Collected data entries
___
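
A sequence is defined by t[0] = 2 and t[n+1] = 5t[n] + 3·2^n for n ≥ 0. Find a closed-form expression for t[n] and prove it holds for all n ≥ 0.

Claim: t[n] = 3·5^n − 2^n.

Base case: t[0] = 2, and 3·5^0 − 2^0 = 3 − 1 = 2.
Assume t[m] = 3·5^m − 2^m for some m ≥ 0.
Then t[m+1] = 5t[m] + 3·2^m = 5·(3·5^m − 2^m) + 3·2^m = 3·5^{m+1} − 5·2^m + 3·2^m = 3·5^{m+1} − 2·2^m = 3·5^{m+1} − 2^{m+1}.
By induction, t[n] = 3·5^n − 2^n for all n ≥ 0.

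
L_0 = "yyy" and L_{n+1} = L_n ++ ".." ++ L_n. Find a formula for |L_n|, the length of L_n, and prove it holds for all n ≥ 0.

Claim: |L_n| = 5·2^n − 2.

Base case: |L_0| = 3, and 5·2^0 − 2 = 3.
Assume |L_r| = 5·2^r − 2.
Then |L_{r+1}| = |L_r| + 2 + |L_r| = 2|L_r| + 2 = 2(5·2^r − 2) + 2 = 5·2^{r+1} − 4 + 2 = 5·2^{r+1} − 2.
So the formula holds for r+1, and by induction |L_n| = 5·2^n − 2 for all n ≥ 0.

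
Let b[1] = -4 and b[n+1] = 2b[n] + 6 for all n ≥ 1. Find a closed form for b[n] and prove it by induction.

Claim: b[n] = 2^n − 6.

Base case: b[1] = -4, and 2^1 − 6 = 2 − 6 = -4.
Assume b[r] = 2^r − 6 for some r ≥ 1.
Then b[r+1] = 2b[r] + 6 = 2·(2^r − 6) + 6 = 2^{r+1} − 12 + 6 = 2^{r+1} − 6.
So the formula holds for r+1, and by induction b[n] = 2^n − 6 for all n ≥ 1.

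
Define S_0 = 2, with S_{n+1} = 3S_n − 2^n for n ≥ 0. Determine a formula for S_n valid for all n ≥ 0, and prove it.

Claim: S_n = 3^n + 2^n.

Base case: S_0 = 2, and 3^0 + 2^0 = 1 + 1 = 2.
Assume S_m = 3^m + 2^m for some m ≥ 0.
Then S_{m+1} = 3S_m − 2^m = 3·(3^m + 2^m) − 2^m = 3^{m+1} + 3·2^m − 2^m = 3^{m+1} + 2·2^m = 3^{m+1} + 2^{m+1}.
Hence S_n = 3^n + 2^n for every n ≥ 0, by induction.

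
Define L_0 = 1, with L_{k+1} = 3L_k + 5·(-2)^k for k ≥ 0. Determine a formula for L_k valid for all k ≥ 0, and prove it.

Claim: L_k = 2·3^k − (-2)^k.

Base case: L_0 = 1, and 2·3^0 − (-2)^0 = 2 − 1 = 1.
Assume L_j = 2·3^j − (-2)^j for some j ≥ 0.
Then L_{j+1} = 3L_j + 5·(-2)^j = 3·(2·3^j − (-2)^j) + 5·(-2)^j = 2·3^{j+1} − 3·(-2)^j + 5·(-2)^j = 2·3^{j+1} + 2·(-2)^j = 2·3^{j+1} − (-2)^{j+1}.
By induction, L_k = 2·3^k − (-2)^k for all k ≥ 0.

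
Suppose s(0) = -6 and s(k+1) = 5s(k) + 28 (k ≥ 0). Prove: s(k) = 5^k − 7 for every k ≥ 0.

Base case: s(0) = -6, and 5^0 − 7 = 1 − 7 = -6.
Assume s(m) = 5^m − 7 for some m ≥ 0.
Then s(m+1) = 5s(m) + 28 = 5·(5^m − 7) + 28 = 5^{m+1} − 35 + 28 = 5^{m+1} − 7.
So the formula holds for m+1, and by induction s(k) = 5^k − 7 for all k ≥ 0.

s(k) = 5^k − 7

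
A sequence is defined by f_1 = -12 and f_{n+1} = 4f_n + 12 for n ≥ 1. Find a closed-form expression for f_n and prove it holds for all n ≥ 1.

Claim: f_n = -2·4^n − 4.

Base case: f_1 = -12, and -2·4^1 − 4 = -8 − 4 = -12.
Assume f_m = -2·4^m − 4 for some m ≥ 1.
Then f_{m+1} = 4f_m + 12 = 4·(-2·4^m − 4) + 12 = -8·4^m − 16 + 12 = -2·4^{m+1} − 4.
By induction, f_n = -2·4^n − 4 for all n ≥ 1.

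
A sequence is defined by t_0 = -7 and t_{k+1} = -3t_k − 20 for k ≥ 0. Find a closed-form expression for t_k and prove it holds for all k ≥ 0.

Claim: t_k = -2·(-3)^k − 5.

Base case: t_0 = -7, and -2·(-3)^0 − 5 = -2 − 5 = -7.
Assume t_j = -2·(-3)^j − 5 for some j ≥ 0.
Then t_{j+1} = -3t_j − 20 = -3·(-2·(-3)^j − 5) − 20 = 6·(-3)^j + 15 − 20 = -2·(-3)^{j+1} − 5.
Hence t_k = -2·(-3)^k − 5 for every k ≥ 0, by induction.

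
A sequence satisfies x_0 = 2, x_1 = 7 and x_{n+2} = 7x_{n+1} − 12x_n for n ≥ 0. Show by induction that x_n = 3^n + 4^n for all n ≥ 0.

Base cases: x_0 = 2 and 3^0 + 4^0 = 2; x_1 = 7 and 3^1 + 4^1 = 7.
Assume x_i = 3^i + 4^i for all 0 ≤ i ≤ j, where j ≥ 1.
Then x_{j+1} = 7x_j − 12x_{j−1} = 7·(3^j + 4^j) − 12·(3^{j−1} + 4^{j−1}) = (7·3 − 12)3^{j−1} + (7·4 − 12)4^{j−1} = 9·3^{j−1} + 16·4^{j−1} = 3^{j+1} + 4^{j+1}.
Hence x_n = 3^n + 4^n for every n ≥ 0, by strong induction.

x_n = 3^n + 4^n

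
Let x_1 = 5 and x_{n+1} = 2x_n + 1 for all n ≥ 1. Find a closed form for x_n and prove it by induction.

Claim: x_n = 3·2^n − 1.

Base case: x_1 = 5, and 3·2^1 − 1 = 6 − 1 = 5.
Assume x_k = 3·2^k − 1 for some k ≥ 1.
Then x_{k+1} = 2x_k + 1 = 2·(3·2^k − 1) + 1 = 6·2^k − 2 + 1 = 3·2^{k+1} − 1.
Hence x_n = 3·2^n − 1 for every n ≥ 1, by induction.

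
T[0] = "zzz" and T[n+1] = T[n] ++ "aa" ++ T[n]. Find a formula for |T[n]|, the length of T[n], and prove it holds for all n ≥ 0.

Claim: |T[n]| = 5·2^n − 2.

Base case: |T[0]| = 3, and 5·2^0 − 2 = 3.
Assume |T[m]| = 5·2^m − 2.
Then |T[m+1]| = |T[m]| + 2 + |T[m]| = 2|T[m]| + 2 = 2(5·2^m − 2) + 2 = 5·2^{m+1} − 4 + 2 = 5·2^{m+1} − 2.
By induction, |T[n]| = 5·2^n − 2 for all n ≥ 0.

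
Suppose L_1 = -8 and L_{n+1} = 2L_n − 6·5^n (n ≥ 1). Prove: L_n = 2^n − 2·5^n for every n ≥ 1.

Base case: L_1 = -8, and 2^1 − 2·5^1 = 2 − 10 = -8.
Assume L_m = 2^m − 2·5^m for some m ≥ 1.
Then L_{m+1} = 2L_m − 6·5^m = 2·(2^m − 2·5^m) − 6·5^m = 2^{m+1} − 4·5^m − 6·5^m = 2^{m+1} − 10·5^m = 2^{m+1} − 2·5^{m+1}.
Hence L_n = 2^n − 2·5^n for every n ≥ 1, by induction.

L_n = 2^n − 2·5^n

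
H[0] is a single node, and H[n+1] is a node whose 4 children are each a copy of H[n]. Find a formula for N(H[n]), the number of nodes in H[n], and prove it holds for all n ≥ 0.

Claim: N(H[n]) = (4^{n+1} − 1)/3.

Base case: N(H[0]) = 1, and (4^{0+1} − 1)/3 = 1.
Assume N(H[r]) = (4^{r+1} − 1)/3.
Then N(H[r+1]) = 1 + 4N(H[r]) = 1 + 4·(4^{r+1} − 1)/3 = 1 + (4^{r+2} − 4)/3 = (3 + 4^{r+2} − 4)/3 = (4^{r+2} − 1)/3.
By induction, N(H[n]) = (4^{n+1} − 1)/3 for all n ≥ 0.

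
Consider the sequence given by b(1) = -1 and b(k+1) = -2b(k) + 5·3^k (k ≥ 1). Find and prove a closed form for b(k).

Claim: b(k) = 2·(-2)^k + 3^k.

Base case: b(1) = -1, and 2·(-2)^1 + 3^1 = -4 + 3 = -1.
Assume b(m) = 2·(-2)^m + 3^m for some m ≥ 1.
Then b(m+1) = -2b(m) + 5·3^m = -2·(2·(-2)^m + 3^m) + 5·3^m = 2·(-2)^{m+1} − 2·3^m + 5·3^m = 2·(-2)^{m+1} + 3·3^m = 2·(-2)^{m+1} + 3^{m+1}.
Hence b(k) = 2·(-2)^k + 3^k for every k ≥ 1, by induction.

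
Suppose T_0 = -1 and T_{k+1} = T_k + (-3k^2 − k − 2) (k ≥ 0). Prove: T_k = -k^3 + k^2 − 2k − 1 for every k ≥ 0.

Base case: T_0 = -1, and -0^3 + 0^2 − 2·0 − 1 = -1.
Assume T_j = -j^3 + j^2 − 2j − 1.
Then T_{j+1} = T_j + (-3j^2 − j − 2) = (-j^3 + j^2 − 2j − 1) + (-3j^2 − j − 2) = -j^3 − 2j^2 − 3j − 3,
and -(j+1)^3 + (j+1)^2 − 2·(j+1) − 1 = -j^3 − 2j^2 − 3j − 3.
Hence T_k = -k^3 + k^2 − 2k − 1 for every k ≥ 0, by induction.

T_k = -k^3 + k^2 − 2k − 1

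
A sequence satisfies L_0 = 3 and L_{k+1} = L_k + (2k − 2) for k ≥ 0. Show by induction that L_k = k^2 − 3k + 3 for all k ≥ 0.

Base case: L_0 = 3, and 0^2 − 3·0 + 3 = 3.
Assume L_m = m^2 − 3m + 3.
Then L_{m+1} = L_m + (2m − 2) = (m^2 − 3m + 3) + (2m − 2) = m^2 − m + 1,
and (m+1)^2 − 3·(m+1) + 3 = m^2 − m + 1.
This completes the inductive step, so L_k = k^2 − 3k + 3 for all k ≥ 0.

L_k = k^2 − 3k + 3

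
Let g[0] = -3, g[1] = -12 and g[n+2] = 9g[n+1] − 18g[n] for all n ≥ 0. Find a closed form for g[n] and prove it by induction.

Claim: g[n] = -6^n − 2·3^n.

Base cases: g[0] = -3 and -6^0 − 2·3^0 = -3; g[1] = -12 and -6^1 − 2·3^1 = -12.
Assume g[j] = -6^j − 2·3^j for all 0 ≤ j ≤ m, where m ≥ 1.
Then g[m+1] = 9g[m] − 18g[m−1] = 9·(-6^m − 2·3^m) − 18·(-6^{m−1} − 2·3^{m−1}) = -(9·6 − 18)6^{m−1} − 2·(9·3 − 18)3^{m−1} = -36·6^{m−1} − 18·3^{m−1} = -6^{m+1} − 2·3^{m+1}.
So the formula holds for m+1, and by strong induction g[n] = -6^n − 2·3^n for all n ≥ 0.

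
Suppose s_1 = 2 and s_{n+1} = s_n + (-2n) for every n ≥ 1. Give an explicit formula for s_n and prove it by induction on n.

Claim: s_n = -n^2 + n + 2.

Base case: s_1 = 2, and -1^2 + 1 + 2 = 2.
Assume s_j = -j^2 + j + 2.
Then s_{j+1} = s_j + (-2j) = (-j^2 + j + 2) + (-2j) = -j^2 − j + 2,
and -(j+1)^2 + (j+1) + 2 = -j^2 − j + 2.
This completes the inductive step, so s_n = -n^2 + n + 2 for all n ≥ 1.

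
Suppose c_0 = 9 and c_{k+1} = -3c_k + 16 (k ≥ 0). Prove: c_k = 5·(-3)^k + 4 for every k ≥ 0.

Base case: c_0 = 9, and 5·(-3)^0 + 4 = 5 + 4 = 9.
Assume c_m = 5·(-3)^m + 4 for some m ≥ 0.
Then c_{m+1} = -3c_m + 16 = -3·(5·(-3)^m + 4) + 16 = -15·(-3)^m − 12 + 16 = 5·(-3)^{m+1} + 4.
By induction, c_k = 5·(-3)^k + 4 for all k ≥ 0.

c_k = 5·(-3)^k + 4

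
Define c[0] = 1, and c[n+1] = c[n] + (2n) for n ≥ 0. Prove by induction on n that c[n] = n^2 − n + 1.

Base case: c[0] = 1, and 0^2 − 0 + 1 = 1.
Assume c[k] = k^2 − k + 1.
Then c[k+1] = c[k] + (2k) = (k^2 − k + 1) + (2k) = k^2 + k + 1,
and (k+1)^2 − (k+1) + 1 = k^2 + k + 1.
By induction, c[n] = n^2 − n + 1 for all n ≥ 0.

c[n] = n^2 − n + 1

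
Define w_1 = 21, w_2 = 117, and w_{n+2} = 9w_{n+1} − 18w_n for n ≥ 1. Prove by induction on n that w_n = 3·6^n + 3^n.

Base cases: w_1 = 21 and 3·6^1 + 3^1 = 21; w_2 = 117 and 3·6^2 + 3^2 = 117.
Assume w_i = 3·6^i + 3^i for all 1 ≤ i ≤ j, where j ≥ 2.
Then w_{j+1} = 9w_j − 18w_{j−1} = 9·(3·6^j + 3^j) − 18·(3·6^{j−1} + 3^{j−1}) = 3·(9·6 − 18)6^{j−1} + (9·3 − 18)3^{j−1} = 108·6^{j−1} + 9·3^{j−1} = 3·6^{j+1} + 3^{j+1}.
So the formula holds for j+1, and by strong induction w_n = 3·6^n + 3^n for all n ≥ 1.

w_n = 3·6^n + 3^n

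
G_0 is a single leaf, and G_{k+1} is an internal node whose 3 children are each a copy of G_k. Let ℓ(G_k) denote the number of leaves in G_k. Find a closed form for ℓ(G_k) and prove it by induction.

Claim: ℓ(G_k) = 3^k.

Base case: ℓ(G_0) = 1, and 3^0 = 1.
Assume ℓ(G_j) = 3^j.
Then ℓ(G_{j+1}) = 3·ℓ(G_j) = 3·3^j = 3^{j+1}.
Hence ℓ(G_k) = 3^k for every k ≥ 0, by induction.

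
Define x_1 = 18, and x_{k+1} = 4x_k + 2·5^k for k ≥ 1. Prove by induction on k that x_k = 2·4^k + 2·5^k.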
___
* [PROBLEM]:
Reproduce exactly the line that contains "Define w_1 = 21, w_2" together with each line after it to the end of the entries; include no other lines.

* [OUTPUT FOR THIS TASK]:
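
Define w_1 = 21, w_2 = 117, and w_{n+2} = 9w_{n+1} − 18w_n for n ≥ 1. Prove by induction on n that w_n = 3·6^n + 3^n.

Base cases: w_1 = 21 and 3·6^1 + 3^1 = 21; w_2 = 117 and 3·6^2 + 3^2 = 117.
Assume w_i = 3·6^i + 3^i for all 1 ≤ i ≤ j, where j ≥ 2.
Then w_{j+1} = 9w_j − 18w_{j−1} = 9·(3·6^j + 3^j) − 18·(3·6^{j−1} + 3^{j−1}) = 3·(9·6 − 18)6^{j−1} + (9·3 − 18)3^{j−1} = 108·6^{j−1} + 9·3^{j−1} = 3·6^{j+1} + 3^{j+1}.
So the formula holds for j+1, and by strong induction w_n = 3·6^n + 3^n for all n ≥ 1.

w_n = 3·6^n + 3^n

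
G_0 is a single leaf, and G_{k+1} is an internal node whose 3 children are each a copy of G_k. Let ℓ(G_k) denote the number of leaves in G_k. Find a closed form for ℓ(G_k) and prove it by induction.

Claim: ℓ(G_k) = 3^k.

Base case: ℓ(G_0) = 1, and 3^0 = 1.
Assume ℓ(G_j) = 3^j.
Then ℓ(G_{j+1}) = 3·ℓ(G_j) = 3·3^j = 3^{j+1}.
Hence ℓ(G_k) = 3^k for every k ≥ 0, by induction.

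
Define x_1 = 18, and x_{k+1} = 4x_k + 2·5^k for k ≥ 1. Prove by induction on k that x_k = 2·4^k + 2·5^k.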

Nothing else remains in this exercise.